▶ ASSIGNMENT: Quote the line containing "Let K_X(t) = log" and all lines that follow it in the listing below, exactly as written.

▶ GIVEN ENTRIES:
· · ·

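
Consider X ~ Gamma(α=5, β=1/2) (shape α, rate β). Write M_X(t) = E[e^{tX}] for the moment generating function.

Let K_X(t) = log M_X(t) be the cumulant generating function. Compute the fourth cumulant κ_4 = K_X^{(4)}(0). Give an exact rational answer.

κ_4 = K^(4)(0) = 480

M_X(t) = 1/(32*(1/2 - t)^5)
K_X(t) = log M_X(t) = -5*log(1/2 - t) - 5*log(2)
K^(4)(t) = 480/(16*t^4 - 32*t^3 + 24*t^2 - 8*t + 1)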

· · ·

▶ RESULT OF THIS EXERCISE:
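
Let K_X(t) = log M_X(t) be the cumulant generating function. Compute the fourth cumulant κ_4 = K_X^{(4)}(0). Give an exact rational answer.

κ_4 = K^(4)(0) = 480

M_X(t) = 1/(32*(1/2 - t)^5)
K_X(t) = log M_X(t) = -5*log(1/2 - t) - 5*log(2)
K^(4)(t) = 480/(16*t^4 - 32*t^3 + 24*t^2 - 8*t + 1)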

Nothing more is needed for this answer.